Collected data entries
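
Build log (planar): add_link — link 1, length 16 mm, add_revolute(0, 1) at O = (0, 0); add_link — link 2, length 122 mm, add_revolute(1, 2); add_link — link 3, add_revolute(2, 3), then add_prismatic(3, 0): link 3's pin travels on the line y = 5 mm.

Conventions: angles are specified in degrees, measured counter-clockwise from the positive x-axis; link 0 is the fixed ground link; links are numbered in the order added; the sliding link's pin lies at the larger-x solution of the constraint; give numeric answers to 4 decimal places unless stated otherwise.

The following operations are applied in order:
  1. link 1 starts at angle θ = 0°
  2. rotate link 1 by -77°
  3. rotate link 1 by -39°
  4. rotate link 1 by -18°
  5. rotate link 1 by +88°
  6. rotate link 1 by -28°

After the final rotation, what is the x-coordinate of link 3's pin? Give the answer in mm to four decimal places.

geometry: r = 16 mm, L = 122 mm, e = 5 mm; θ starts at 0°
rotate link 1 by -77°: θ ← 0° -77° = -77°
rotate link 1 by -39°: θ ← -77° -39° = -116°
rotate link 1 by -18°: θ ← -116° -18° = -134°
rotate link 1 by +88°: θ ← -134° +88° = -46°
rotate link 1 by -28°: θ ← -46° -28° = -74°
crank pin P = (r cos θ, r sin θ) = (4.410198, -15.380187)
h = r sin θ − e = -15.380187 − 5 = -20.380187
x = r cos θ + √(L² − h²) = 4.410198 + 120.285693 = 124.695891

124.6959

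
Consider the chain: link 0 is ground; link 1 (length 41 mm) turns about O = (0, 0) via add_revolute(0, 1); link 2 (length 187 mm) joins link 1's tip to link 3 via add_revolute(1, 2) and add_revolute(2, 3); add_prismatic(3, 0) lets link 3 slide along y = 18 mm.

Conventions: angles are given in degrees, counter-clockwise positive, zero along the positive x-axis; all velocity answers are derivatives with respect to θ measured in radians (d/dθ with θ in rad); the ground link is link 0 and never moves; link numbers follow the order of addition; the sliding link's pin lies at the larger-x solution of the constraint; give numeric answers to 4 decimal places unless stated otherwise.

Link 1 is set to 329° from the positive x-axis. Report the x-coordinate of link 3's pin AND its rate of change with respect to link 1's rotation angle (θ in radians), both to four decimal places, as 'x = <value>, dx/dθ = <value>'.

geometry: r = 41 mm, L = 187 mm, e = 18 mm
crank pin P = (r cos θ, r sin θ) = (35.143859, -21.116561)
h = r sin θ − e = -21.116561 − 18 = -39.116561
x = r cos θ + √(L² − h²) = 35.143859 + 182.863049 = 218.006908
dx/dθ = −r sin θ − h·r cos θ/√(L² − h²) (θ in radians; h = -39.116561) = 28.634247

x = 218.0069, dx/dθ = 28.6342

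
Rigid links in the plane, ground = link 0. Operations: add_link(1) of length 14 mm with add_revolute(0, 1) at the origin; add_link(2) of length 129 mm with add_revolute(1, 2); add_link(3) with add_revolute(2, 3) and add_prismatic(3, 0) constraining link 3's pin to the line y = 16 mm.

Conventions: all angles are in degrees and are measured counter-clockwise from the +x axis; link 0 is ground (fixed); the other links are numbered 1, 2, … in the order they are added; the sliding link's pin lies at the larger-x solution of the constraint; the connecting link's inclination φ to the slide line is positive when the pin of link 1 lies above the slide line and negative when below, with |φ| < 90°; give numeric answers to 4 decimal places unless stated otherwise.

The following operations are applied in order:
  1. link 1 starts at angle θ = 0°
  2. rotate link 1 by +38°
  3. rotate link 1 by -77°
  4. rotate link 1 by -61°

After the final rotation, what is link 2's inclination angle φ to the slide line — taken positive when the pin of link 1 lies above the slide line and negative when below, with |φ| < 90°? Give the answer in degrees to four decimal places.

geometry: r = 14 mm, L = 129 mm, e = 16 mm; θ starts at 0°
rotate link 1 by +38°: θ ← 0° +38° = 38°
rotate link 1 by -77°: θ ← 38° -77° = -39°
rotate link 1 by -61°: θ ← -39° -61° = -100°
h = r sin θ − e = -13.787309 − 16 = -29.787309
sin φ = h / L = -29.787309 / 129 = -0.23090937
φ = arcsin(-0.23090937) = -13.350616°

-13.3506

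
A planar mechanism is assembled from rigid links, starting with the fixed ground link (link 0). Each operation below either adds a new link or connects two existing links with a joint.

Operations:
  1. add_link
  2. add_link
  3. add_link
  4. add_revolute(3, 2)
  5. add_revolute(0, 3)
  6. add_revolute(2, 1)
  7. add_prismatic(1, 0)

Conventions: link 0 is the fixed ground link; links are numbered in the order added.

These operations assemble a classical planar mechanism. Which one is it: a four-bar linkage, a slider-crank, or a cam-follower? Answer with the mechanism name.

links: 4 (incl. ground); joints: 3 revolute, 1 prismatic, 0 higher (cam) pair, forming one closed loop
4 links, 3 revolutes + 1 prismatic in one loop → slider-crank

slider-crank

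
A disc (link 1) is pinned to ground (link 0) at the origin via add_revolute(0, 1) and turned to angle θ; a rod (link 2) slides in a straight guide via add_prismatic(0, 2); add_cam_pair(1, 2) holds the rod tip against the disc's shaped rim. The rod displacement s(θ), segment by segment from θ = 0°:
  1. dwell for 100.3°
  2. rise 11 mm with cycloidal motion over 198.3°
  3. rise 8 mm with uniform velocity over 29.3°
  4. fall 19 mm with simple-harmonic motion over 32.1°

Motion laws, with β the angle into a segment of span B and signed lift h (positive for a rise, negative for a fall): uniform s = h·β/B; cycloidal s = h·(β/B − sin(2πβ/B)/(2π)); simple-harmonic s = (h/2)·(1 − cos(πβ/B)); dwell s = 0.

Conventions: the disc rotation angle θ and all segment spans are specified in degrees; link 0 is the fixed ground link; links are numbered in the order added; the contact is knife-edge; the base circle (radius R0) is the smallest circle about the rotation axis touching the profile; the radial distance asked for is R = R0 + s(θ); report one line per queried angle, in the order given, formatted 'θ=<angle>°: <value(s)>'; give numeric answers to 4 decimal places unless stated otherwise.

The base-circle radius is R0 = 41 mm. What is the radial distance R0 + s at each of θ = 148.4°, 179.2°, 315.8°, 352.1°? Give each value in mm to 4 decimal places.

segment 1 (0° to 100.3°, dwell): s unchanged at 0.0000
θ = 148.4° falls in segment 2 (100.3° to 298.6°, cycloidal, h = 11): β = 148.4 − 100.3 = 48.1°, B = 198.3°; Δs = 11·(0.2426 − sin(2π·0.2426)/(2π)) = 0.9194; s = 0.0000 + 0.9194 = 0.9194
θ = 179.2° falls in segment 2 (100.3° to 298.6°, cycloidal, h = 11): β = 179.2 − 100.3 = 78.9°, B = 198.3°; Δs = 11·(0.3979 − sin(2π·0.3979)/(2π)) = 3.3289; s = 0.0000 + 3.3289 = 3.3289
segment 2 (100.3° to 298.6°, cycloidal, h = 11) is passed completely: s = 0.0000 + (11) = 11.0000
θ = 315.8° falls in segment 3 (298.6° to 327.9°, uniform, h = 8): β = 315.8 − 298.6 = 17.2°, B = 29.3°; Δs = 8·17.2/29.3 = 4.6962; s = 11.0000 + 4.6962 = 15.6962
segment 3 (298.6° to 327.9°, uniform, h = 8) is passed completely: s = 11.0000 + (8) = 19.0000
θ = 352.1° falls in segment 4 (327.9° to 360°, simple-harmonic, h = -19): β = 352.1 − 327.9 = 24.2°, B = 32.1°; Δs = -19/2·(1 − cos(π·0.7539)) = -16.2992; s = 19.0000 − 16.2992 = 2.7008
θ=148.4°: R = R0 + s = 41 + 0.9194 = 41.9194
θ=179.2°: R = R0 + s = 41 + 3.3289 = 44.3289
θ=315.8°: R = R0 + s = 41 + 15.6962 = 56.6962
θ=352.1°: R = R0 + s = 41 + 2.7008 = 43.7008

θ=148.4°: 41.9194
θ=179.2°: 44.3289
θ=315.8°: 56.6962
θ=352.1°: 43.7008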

# Task instructions:
Return word for word the lines above from the line with "3. add_link" to the line with "Conventions: the disc", including both and leaving out all others.

# Answer for this exercise:
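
  3. add_link
  4. add_revolute(3, 2)
  5. add_revolute(0, 3)
  6. add_revolute(2, 1)
  7. add_prismatic(1, 0)

Conventions: link 0 is the fixed ground link; links are numbered in the order added.

These operations assemble a classical planar mechanism. Which one is it: a four-bar linkage, a slider-crank, or a cam-follower? Answer with the mechanism name.

links: 4 (incl. ground); joints: 3 revolute, 1 prismatic, 0 higher (cam) pair, forming one closed loop
4 links, 3 revolutes + 1 prismatic in one loop → slider-crank

slider-crank

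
A disc (link 1) is pinned to ground (link 0) at the origin via add_revolute(0, 1) and turned to angle θ; a rod (link 2) slides in a straight guide via add_prismatic(0, 2); add_cam_pair(1, 2) holds the rod tip against the disc's shaped rim. The rod displacement s(θ), segment by segment from θ = 0°:
  1. dwell for 100.3°
  2. rise 11 mm with cycloidal motion over 198.3°
  3. rise 8 mm with uniform velocity over 29.3°
  4. fall 19 mm with simple-harmonic motion over 32.1°

Motion laws, with β the angle into a segment of span B and signed lift h (positive for a rise, negative for a fall): uniform s = h·β/B; cycloidal s = h·(β/B − sin(2πβ/B)/(2π)); simple-harmonic s = (h/2)·(1 − cos(πβ/B)); dwell s = 0.

Conventions: the disc rotation angle θ and all segment spans are specified in degrees; link 0 is the fixed ground link; links are numbered in the order added; the contact is knife-edge; the base circle (radius R0) is the smallest circle about the rotation axis touching the profile; the radial distance asked for is R = R0 + s(θ); report one line per queried angle, in the order given, formatted 'θ=<angle>°: <value(s)>'; give numeric answers to 4 decimal places unless stated otherwise.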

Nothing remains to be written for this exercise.